:: To do ::
Write out exactly the lines below that run from the one containing "(sqrt(2)*g^3/2 - 3*g^2/2" through the one containing "(-2.58*h^3 - 0.44*h^2", both included, with no other lines.
Entries supplied START
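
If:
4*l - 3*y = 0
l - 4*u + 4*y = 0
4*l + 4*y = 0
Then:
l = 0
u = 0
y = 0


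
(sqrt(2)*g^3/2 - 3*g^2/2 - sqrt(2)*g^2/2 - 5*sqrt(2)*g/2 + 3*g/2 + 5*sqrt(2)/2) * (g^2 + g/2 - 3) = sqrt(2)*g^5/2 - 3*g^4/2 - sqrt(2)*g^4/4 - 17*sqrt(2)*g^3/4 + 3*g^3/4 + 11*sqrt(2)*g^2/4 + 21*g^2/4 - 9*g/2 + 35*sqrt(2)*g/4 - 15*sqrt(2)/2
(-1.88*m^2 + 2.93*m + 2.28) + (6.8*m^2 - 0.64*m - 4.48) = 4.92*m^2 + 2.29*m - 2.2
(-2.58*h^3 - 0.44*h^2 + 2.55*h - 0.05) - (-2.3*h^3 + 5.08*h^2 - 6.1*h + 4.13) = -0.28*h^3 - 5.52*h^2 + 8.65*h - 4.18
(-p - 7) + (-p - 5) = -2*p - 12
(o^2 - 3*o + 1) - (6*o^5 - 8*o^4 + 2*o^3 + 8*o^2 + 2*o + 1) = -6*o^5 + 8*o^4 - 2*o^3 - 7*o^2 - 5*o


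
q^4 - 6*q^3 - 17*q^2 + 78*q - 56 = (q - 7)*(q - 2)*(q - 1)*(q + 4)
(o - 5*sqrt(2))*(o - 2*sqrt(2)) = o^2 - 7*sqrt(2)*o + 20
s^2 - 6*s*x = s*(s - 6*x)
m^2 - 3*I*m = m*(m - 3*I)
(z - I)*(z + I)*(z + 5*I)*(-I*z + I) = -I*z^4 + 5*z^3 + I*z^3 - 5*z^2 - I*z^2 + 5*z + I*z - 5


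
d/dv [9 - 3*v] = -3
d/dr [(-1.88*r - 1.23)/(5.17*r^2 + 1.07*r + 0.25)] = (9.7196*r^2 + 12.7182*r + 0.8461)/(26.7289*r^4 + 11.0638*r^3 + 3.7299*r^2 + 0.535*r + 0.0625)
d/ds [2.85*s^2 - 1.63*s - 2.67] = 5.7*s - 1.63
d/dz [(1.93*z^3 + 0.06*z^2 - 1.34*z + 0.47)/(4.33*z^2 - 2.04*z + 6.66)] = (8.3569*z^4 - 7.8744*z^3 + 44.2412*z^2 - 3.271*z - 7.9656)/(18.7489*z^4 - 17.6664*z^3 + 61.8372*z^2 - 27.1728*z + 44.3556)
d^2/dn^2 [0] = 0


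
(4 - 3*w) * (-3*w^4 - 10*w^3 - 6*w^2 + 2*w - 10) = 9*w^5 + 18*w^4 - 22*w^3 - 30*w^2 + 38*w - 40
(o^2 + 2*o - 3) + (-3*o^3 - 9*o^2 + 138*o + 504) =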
Entries supplied END
:: Written response ::
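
(sqrt(2)*g^3/2 - 3*g^2/2 - sqrt(2)*g^2/2 - 5*sqrt(2)*g/2 + 3*g/2 + 5*sqrt(2)/2) * (g^2 + g/2 - 3) = sqrt(2)*g^5/2 - 3*g^4/2 - sqrt(2)*g^4/4 - 17*sqrt(2)*g^3/4 + 3*g^3/4 + 11*sqrt(2)*g^2/4 + 21*g^2/4 - 9*g/2 + 35*sqrt(2)*g/4 - 15*sqrt(2)/2
(-1.88*m^2 + 2.93*m + 2.28) + (6.8*m^2 - 0.64*m - 4.48) = 4.92*m^2 + 2.29*m - 2.2
(-2.58*h^3 - 0.44*h^2 + 2.55*h - 0.05) - (-2.3*h^3 + 5.08*h^2 - 6.1*h + 4.13) = -0.28*h^3 - 5.52*h^2 + 8.65*h - 4.18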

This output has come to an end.